What the task requires:
The answer must consist of every line in the data below that holds the word "respiratory".

Stored data entries:
☆ ☆ ☆ ☆ ☆

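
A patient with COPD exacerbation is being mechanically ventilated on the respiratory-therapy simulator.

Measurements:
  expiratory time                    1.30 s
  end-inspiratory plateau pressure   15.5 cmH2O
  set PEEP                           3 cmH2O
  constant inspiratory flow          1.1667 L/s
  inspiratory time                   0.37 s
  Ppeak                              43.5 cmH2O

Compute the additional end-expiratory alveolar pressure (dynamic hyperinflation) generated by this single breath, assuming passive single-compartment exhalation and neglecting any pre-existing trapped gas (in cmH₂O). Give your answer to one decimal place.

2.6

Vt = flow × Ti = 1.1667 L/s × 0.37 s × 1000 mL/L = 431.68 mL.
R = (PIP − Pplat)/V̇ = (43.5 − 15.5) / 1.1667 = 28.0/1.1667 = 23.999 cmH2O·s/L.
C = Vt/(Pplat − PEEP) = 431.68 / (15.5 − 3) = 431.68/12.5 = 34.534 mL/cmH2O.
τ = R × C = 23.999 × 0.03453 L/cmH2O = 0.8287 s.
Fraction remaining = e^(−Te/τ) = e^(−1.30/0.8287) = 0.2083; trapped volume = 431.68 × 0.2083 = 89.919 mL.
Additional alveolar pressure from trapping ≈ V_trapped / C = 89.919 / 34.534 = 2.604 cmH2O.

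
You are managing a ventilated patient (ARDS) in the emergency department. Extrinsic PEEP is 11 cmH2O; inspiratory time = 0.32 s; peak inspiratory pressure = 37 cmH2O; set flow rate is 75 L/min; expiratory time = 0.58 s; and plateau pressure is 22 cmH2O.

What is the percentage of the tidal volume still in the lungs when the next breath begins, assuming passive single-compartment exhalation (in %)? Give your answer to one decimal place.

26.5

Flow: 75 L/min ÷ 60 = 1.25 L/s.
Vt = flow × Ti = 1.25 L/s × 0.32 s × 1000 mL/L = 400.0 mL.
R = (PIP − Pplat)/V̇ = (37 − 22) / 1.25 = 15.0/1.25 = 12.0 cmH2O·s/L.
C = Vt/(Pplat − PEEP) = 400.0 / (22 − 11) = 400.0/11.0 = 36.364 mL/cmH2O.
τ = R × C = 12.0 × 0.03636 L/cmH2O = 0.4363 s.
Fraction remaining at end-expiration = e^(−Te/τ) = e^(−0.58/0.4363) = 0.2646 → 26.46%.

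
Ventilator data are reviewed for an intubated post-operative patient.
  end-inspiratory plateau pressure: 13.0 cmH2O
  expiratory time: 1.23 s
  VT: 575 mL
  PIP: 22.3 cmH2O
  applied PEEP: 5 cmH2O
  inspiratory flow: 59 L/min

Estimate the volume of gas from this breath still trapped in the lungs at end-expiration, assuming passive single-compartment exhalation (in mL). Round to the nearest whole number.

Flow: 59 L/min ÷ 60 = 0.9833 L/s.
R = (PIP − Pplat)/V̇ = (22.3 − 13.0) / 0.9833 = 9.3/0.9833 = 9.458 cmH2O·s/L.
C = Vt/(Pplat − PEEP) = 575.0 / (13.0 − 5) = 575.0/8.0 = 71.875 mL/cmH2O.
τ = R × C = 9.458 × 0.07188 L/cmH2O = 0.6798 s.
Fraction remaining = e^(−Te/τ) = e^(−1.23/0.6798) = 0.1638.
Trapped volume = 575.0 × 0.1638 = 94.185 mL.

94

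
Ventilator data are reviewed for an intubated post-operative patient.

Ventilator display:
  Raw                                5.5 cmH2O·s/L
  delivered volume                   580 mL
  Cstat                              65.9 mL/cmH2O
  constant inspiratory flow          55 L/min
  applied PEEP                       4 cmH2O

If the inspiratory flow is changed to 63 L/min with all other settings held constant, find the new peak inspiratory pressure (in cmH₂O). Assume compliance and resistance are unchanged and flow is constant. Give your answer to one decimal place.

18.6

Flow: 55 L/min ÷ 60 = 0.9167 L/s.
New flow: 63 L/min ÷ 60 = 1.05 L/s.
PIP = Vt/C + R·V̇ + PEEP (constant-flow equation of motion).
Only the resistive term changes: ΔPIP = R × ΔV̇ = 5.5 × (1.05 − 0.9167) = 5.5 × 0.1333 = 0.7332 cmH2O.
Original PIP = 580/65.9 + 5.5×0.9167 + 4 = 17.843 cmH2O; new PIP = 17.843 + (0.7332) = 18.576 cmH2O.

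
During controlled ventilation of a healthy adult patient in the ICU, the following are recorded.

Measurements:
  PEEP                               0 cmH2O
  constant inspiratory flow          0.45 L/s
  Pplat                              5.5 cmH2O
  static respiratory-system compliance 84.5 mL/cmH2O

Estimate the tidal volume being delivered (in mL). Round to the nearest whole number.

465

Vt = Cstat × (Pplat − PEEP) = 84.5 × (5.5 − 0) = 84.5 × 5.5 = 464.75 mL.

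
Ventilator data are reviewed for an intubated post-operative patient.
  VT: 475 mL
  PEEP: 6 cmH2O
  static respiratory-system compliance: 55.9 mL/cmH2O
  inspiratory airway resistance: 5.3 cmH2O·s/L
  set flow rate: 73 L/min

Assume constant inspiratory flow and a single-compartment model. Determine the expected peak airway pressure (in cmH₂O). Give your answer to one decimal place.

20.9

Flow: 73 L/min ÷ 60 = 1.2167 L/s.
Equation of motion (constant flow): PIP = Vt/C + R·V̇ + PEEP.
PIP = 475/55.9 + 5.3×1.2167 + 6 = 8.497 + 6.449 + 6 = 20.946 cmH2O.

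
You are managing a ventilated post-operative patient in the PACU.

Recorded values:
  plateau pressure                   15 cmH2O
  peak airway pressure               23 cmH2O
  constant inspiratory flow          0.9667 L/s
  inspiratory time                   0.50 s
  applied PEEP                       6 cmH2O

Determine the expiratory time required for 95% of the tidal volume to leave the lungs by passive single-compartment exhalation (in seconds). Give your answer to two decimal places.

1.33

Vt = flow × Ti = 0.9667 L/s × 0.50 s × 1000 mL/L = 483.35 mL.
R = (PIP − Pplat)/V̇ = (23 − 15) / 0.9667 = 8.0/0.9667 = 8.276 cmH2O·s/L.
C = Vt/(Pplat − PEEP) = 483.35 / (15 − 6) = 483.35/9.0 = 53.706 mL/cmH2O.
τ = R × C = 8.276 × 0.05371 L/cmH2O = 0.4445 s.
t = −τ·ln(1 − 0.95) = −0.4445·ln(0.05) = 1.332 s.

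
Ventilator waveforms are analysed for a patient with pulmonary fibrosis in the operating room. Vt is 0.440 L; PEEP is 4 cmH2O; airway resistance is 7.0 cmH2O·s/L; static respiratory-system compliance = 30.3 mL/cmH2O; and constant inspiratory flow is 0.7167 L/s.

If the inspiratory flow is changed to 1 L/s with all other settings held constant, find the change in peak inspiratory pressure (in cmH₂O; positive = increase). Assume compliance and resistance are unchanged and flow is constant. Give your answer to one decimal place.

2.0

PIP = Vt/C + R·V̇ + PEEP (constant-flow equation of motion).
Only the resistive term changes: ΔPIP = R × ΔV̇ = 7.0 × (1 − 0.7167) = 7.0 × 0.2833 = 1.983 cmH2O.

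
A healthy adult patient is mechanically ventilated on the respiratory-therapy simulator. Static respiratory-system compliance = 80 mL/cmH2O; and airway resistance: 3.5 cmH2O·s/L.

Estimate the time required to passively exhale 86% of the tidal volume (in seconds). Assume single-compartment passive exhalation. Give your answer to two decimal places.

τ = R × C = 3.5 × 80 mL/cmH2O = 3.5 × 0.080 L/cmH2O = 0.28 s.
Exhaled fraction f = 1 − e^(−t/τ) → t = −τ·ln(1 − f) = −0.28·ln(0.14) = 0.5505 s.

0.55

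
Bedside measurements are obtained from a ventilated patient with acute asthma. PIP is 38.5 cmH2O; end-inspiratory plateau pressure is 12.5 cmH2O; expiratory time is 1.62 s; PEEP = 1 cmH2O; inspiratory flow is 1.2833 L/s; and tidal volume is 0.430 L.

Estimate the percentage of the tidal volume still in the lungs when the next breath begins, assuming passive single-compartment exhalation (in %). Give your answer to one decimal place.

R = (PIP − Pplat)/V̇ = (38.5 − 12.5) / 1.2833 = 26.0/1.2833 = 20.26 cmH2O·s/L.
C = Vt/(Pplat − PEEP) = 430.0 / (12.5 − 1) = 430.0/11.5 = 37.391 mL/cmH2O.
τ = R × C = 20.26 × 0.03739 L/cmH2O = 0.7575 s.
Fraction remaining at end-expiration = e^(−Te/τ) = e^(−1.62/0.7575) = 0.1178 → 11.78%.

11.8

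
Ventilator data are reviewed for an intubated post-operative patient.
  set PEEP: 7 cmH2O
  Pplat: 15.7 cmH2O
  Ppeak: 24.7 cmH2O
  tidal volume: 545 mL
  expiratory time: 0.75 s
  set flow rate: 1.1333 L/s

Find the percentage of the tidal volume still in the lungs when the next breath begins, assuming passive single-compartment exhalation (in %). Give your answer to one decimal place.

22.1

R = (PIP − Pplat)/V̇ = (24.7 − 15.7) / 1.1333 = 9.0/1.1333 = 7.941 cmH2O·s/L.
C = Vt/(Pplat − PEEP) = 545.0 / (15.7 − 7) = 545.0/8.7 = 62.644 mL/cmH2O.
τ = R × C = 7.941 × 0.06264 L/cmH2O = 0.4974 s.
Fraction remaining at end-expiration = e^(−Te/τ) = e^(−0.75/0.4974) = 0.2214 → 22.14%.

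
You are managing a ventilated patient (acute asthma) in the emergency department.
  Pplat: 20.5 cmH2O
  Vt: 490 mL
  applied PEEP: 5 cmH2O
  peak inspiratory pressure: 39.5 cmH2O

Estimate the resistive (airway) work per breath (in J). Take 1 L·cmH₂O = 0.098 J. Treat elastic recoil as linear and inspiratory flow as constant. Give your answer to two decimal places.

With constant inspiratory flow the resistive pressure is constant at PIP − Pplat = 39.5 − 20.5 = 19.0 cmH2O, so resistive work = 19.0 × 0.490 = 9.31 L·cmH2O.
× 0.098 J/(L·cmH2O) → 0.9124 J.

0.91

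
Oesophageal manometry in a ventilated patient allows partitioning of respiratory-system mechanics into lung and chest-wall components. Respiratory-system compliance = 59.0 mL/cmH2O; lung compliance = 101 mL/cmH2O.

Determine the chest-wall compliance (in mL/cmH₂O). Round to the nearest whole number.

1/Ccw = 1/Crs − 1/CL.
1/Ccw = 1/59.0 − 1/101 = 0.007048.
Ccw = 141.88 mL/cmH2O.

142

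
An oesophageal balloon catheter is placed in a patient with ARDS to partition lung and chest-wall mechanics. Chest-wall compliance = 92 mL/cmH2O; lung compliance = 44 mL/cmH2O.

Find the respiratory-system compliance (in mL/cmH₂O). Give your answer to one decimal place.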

☆ ☆ ☆ ☆ ☆

Exercise answer:
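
A patient with COPD exacerbation is being mechanically ventilated on the respiratory-therapy simulator.
  static respiratory-system compliance 84.5 mL/cmH2O
  static respiratory-system compliance: 55.9 mL/cmH2O
Ventilator waveforms are analysed for a patient with pulmonary fibrosis in the operating room. Vt is 0.440 L; PEEP is 4 cmH2O; airway resistance is 7.0 cmH2O·s/L; static respiratory-system compliance = 30.3 mL/cmH2O; and constant inspiratory flow is 0.7167 L/s.
A healthy adult patient is mechanically ventilated on the respiratory-therapy simulator. Static respiratory-system compliance = 80 mL/cmH2O; and airway resistance: 3.5 cmH2O·s/L.
Oesophageal manometry in a ventilated patient allows partitioning of respiratory-system mechanics into lung and chest-wall components. Respiratory-system compliance = 59.0 mL/cmH2O; lung compliance = 101 mL/cmH2O.
Find the respiratory-system compliance (in mL/cmH₂O). Give your answer to one decimal place.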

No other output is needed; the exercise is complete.